> INFORMATION PROVIDED

━━━━━━

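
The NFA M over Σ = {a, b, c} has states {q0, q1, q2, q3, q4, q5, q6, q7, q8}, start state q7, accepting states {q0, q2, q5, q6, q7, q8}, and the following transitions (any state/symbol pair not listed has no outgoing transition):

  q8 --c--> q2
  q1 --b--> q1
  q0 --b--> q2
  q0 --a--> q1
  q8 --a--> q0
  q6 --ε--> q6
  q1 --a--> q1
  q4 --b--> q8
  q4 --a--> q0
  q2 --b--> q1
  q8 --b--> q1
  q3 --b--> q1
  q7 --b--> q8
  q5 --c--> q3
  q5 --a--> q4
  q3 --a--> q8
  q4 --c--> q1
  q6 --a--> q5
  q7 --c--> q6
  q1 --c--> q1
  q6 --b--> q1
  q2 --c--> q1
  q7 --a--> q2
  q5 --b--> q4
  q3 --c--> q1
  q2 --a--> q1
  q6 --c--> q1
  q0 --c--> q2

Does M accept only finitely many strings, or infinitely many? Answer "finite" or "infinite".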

━━━━━━

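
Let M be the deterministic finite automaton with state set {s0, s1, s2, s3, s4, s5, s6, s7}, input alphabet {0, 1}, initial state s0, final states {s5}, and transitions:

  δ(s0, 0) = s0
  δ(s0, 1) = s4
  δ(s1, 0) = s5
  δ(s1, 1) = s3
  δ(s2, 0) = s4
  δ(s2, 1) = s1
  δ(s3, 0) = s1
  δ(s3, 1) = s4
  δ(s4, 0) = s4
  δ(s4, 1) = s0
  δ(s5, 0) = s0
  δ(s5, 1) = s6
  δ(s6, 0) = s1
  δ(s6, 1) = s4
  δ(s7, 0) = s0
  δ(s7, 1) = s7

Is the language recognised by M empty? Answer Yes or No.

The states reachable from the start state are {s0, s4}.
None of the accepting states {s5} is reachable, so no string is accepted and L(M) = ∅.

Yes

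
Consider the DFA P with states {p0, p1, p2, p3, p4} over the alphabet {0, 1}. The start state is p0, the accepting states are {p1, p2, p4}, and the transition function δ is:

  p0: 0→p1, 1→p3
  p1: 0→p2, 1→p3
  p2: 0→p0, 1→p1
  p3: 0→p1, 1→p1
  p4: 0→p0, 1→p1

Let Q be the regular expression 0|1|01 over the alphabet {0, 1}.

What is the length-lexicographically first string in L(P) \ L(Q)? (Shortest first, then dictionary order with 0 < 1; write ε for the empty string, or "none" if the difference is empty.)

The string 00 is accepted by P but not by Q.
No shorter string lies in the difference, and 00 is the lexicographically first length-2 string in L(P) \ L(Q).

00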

━━━━━━

> ACTIVITY
From the records above, repeat exactly the lines from the one with "q1 --c--> q1" through the one with "Does M accept", both included.

> RESULT FOR THIS TASK
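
  q1 --c--> q1
  q6 --b--> q1
  q2 --c--> q1
  q7 --a--> q2
  q5 --b--> q4
  q3 --c--> q1
  q2 --a--> q1
  q6 --c--> q1
  q0 --c--> q2

Does M accept only finitely many strings, or infinitely many? Answer "finite" or "infinite".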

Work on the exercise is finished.